**Material to process:**
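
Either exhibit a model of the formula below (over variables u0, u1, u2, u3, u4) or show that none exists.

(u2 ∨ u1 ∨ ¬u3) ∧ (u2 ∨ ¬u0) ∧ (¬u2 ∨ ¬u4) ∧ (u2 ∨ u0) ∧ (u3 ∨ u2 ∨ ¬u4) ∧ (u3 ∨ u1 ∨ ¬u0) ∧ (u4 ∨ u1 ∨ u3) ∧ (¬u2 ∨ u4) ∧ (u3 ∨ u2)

UNSATISFIABLE

Branch on u2: set u2 = True.
(¬u4) alone gives u4 = False.
That conflicts with the unit clause (u4).
That branch fails; take u2 = False instead.
(¬u0) alone gives u0 = False.
That conflicts with the unit clause (u0).
Neither u2 = True nor u2 = False works.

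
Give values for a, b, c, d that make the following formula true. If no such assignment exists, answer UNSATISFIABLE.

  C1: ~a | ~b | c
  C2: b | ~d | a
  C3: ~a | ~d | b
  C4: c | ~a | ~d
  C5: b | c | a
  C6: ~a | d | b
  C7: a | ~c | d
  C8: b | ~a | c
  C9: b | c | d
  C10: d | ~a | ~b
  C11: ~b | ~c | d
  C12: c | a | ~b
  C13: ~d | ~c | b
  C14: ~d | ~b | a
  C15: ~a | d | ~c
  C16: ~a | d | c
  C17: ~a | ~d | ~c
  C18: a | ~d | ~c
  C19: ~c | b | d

UNSATISFIABLE

Branch on a: set a = 0.
Branch on b: set b = 1.
The clause (c) is unit, so c = 1.
The clause (d) is unit, so d = 1.
Now (~d) is unsatisfied and unit — conflict.
That branch fails; take b = 0 instead.
The clause (~d) is unit, so d = 0.
The clause (c) is unit, so c = 1.
Now (~c) is unsatisfied and unit — conflict.
Either choice for b ends in contradiction.
That branch fails; take a = 1 instead.
Branch on b: set b = 0.
The clause (~d) is unit, so d = 0.
Now (d) is unsatisfied and unit — conflict.
That branch fails; take b = 1 instead.
The clause (c) is unit, so c = 1.
The clause (d) is unit, so d = 1.
Now (~d) is unsatisfied and unit — conflict.
Either choice for b ends in contradiction.
Either choice for a ends in contradiction.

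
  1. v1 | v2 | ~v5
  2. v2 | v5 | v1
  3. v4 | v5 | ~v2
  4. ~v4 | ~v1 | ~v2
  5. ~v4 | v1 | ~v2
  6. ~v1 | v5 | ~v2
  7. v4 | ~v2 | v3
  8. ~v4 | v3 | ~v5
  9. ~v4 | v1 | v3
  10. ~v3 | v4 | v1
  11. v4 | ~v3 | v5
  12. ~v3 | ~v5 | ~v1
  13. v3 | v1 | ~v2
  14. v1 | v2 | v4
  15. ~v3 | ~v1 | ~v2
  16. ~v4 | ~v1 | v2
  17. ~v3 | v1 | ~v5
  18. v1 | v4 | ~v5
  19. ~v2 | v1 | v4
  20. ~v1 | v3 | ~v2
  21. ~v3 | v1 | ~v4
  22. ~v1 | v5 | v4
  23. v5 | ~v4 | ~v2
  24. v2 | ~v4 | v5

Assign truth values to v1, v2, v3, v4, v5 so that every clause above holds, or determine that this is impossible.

Try v1 = 1.
Try v4 = 0.
From the singleton clause (v5), v5 = 1.
From the singleton clause (~v3), v3 = 0.
From the singleton clause (~v2), v2 = 0.
Every clause now holds.

v1=1,  v2=0,  v3=0,  v4=0,  v5=1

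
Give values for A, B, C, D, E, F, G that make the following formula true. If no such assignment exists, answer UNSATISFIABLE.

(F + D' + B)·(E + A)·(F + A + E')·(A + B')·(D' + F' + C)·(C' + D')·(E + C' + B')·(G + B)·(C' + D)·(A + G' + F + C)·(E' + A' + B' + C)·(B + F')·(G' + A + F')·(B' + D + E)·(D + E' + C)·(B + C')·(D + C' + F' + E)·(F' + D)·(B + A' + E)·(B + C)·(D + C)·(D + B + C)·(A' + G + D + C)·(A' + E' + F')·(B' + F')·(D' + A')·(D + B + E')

UNSATISFIABLE

Branch on E: set E = 1.
Branch on F: set F = 1.
From the singleton clause (B), B = 1.
Now (B') is unsatisfied and unit — conflict.
Undo F and try F = 0.
From the singleton clause (A), A = 1.
From the singleton clause (D'), D = 0.
From the singleton clause (C'), C = 0.
Now (C) is unsatisfied and unit — conflict.
Neither F = 1 nor F = 0 works.
Undo E and try E = 0.
From the singleton clause (A), A = 1.
From the singleton clause (B), B = 1.
From the singleton clause (C'), C = 0.
From the singleton clause (D), D = 1.
Now (D') is unsatisfied and unit — conflict.
Neither E = 1 nor E = 0 works.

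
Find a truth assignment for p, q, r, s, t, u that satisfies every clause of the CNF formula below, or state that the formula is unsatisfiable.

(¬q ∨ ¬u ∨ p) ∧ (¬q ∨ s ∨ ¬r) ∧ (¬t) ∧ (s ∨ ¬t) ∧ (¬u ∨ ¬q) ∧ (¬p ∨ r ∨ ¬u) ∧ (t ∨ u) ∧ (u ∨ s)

Unit clause (¬t) forces t = False.
Unit clause (u) forces u = True.
Unit clause (¬q) forces q = False.
Suppose p = False.
All clauses hold; r, s can take either value.

p ↦ False; q ↦ False; r ↦ False; s ↦ True; t ↦ False; u ↦ True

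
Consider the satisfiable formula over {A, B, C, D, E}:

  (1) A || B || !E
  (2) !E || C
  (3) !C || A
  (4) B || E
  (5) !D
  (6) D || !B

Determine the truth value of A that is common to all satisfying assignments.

True

Suppose A = false.
The clause (!C) is unit, so C = false.
The clause (!E) is unit, so E = false.
The clause (B) is unit, so B = true.
The clause (!D) is unit, so D = false.
But (D) is also a unit clause — contradiction.
So every satisfying assignment has A = True.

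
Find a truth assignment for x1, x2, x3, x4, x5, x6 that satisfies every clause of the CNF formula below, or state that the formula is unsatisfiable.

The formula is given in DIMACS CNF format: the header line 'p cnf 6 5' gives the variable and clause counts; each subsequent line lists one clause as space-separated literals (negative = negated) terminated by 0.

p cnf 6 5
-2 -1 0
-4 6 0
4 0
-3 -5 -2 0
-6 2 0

From the singleton clause (x4), x4 = True.
From the singleton clause (x6), x6 = True.
From the singleton clause (x2), x2 = True.
From the singleton clause (¬x1), x1 = False.
Try x3 = True.
From the singleton clause (¬x5), x5 = False.
All clauses are satisfied.

x1: False, x2: True, x3: True, x4: True, x5: False, x6: True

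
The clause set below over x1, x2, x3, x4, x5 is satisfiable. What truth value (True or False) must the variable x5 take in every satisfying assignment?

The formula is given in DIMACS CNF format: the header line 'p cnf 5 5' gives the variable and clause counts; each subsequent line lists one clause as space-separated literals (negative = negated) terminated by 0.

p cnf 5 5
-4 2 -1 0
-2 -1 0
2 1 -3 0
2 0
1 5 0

True

Suppose x5 = False.
The clause (x2) is unit, so x2 = True.
The clause (¬x1) is unit, so x1 = False.
Now (x1) is unsatisfied and unit — conflict.
So every satisfying assignment has x5 = True.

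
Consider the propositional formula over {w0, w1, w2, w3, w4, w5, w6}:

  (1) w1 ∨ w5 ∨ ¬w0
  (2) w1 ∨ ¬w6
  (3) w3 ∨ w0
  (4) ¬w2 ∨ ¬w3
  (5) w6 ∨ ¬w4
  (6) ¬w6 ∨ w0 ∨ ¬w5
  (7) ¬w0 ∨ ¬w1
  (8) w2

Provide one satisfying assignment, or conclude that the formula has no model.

w0=True; w1=False; w2=True; w3=False; w4=False; w5=True; w6=False

(w2) alone gives w2 = True.
(¬w3) alone gives w3 = False.
(w0) alone gives w0 = True.
(¬w1) alone gives w1 = False.
(w5) alone gives w5 = True.
(¬w6) alone gives w6 = False.
(¬w4) alone gives w4 = False.
This assignment satisfies each clause.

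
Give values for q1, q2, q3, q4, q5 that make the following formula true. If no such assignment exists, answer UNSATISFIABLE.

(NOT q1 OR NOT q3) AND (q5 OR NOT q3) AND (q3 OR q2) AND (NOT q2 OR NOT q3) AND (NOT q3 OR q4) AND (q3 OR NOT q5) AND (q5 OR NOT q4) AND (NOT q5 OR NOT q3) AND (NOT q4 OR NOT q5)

q1: true, q2: true, q3: false, q4: false, q5: false

Case q1 = true:
From the singleton clause (NOT q3), q3 = false.
From the singleton clause (q2), q2 = true.
From the singleton clause (NOT q5), q5 = false.
From the singleton clause (NOT q4), q4 = false.
All clauses are satisfied.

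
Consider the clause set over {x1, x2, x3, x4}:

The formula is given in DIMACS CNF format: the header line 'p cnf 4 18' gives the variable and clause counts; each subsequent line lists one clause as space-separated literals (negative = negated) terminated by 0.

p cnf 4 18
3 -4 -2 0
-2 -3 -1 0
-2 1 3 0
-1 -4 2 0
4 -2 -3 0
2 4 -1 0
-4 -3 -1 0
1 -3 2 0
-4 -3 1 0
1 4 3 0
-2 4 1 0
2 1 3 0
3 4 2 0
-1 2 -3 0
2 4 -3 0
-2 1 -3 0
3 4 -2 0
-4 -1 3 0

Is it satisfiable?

Unsatisfiable

Try x3 = True.
Try x2 = False.
From the singleton clause (x1), x1 = True.
Now (¬x1) is unsatisfied and unit — conflict.
Backtrack on x2: now try x2 = True.
From the singleton clause (¬x1), x1 = False.
Now (x1) is unsatisfied and unit — conflict.
Both values of x2 lead to a conflict.
Backtrack on x3: now try x3 = False.
Try x4 = False.
From the singleton clause (x1), x1 = True.
From the singleton clause (x2), x2 = True.
Now (¬x2) is unsatisfied and unit — conflict.
Backtrack on x4: now try x4 = True.
From the singleton clause (¬x2), x2 = False.
From the singleton clause (¬x1), x1 = False.
Now (x1) is unsatisfied and unit — conflict.
Both values of x4 lead to a conflict.
Both values of x3 lead to a conflict.
No assignment satisfies every clause.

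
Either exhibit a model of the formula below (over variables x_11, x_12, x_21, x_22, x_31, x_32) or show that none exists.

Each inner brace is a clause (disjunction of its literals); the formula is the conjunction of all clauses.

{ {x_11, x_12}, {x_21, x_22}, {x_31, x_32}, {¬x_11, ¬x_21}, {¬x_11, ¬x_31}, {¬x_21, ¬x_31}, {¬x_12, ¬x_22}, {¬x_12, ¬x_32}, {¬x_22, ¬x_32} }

UNSATISFIABLE

Case x_11 = True:
From the singleton clause (¬x_21), x_21 = False.
From the singleton clause (x_22), x_22 = True.
From the singleton clause (¬x_31), x_31 = False.
From the singleton clause (x_32), x_32 = True.
That conflicts with the unit clause (¬x_32).
So x_11 must be the other value — set x_11 = False.
From the singleton clause (x_12), x_12 = True.
From the singleton clause (¬x_22), x_22 = False.
From the singleton clause (x_21), x_21 = True.
From the singleton clause (¬x_31), x_31 = False.
From the singleton clause (x_32), x_32 = True.
That conflicts with the unit clause (¬x_32).
Neither x_11 = True nor x_11 = False works.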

**Task prompt:**
Whenever the string "exhibit" shows up in a line of the entries, copy that line.

**Exercise output:**
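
Either exhibit a model of the formula below (over variables u0, u1, u2, u3, u4) or show that none exists.
Either exhibit a model of the formula below (over variables x_11, x_12, x_21, x_22, x_31, x_32) or show that none exists.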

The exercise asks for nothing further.